*** SUPPLIED DATA Section Begins ***
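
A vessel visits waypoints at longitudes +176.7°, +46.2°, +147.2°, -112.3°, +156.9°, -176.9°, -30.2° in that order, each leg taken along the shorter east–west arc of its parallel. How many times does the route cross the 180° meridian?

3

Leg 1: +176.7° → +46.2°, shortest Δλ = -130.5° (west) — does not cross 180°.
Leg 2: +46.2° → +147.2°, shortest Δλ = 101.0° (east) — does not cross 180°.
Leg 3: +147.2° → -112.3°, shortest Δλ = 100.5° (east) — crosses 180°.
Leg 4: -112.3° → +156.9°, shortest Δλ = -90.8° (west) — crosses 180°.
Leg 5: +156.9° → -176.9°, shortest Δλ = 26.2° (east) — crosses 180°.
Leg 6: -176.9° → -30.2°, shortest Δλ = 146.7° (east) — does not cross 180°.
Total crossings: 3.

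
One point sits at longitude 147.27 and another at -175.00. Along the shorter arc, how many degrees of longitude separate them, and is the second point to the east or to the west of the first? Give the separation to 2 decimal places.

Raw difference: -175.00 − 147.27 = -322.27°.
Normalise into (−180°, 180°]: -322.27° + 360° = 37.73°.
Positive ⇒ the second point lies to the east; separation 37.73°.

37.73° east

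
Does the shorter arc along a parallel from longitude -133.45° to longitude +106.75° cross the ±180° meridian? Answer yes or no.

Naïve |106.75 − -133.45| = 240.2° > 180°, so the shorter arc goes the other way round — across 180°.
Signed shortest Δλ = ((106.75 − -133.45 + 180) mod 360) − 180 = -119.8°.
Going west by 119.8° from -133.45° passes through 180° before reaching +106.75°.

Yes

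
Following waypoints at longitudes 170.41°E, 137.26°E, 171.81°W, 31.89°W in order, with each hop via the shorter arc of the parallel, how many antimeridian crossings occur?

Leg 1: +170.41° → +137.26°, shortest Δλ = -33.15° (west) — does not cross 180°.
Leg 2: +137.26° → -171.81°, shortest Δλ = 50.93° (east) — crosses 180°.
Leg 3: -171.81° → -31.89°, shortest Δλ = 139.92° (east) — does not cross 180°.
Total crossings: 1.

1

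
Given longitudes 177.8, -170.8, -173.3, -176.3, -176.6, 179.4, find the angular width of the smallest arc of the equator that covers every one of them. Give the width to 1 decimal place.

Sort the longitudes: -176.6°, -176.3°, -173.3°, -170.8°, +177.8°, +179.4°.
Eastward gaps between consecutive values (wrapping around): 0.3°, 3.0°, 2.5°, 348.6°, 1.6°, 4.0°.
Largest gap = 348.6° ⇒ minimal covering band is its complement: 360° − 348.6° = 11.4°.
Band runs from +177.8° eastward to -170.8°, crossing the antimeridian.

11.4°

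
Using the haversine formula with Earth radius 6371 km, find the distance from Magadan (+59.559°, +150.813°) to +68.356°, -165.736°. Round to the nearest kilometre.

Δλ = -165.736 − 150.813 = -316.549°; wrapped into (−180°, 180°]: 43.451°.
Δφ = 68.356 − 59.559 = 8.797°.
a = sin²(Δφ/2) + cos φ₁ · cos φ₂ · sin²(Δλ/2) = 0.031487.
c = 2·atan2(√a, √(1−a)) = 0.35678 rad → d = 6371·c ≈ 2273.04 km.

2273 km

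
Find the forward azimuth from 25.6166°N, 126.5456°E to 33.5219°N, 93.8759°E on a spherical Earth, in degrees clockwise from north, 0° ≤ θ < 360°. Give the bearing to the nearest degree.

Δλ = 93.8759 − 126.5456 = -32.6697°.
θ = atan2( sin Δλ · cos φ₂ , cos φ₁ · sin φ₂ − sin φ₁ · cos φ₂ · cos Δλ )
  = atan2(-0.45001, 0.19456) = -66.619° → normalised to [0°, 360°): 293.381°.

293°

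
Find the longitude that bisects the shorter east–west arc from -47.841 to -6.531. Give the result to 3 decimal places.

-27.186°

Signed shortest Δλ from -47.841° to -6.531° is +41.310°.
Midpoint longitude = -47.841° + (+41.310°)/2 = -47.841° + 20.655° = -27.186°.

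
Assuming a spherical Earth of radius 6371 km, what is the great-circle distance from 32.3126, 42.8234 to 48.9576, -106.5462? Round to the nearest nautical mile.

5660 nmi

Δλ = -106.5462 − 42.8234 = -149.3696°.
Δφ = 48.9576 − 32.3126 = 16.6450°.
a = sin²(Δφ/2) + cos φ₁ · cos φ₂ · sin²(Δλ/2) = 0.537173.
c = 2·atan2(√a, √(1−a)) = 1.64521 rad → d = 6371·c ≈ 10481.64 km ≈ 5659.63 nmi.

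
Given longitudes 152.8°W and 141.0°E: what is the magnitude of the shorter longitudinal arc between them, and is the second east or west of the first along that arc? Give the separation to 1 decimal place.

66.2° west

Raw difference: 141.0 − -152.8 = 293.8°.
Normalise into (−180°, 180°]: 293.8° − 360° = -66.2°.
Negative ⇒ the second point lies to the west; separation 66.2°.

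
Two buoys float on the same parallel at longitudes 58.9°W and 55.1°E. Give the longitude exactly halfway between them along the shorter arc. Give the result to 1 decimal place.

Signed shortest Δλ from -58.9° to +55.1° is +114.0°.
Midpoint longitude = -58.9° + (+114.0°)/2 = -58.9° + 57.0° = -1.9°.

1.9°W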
*** SUPPLIED DATA Section Ends ***
*** SUPPLIED DATA Section Begins ***
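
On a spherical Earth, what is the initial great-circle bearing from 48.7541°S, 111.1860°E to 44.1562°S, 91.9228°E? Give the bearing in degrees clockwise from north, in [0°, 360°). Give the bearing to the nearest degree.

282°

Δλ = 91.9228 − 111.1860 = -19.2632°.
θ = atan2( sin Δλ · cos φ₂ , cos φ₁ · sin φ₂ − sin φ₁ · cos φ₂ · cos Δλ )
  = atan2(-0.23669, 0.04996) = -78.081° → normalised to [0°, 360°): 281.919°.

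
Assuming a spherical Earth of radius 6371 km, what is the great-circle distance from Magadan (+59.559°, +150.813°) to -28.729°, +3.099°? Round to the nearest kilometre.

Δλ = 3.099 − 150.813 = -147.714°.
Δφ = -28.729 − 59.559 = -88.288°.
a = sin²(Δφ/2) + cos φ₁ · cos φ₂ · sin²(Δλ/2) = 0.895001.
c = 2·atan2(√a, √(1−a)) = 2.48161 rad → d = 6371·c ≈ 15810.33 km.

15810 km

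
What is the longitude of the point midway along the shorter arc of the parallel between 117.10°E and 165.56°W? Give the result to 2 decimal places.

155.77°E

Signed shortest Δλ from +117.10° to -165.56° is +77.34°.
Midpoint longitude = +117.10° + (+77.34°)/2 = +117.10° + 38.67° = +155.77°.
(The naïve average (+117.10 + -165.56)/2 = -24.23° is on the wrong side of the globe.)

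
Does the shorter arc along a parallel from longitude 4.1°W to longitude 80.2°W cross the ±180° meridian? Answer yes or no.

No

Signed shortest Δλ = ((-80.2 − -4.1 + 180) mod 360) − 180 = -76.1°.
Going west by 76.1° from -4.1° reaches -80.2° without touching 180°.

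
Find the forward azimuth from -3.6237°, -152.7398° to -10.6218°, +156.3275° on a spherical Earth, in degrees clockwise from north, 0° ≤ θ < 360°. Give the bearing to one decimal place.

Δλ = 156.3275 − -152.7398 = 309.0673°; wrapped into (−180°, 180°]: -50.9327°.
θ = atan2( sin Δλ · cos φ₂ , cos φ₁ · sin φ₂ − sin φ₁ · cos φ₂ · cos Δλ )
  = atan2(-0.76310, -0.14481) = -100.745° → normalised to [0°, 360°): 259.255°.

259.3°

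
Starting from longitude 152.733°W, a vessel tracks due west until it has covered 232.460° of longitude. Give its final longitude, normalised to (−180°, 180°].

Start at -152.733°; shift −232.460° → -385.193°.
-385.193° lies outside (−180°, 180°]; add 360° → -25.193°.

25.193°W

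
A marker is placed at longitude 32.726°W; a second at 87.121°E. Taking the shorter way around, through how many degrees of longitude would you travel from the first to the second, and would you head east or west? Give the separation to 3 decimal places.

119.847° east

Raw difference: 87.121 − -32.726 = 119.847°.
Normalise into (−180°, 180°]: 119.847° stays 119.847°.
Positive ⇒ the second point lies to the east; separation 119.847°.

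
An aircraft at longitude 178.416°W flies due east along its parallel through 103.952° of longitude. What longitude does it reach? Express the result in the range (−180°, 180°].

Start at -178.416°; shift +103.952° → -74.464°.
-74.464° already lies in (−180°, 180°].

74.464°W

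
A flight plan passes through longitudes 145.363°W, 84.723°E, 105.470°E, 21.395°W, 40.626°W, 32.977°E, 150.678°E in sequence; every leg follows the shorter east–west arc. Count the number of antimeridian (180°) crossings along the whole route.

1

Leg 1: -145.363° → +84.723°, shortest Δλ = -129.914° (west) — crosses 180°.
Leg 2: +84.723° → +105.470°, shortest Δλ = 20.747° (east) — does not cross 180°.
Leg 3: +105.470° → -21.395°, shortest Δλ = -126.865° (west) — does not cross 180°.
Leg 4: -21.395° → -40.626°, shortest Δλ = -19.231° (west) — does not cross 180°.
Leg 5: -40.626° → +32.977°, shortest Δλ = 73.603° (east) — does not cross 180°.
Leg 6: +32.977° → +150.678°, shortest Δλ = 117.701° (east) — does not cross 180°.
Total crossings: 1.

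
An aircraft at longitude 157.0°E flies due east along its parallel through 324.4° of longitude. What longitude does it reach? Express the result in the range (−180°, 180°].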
*** SUPPLIED DATA Section Ends ***
Your answer should be the exact lines above from the one with "A marker is" through the one with "An aircraft at longitude 157.0°E", both included, and nothing besides.

> _ANSWER TO THIS PROBLEM_
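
A marker is placed at longitude 32.726°W; a second at 87.121°E. Taking the shorter way around, through how many degrees of longitude would you travel from the first to the second, and would you head east or west? Give the separation to 3 decimal places.

119.847° east

Raw difference: 87.121 − -32.726 = 119.847°.
Normalise into (−180°, 180°]: 119.847° stays 119.847°.
Positive ⇒ the second point lies to the east; separation 119.847°.

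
An aircraft at longitude 178.416°W flies due east along its parallel through 103.952° of longitude. What longitude does it reach? Express the result in the range (−180°, 180°].

Start at -178.416°; shift +103.952° → -74.464°.
-74.464° already lies in (−180°, 180°].

74.464°W

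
A flight plan passes through longitudes 145.363°W, 84.723°E, 105.470°E, 21.395°W, 40.626°W, 32.977°E, 150.678°E in sequence; every leg follows the shorter east–west arc. Count the number of antimeridian (180°) crossings along the whole route.

1

Leg 1: -145.363° → +84.723°, shortest Δλ = -129.914° (west) — crosses 180°.
Leg 2: +84.723° → +105.470°, shortest Δλ = 20.747° (east) — does not cross 180°.
Leg 3: +105.470° → -21.395°, shortest Δλ = -126.865° (west) — does not cross 180°.
Leg 4: -21.395° → -40.626°, shortest Δλ = -19.231° (west) — does not cross 180°.
Leg 5: -40.626° → +32.977°, shortest Δλ = 73.603° (east) — does not cross 180°.
Leg 6: +32.977° → +150.678°, shortest Δλ = 117.701° (east) — does not cross 180°.
Total crossings: 1.

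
An aircraft at longitude 157.0°E flies due east along its parallel through 324.4° of longitude. What longitude does it reach? Express the result in the range (−180°, 180°].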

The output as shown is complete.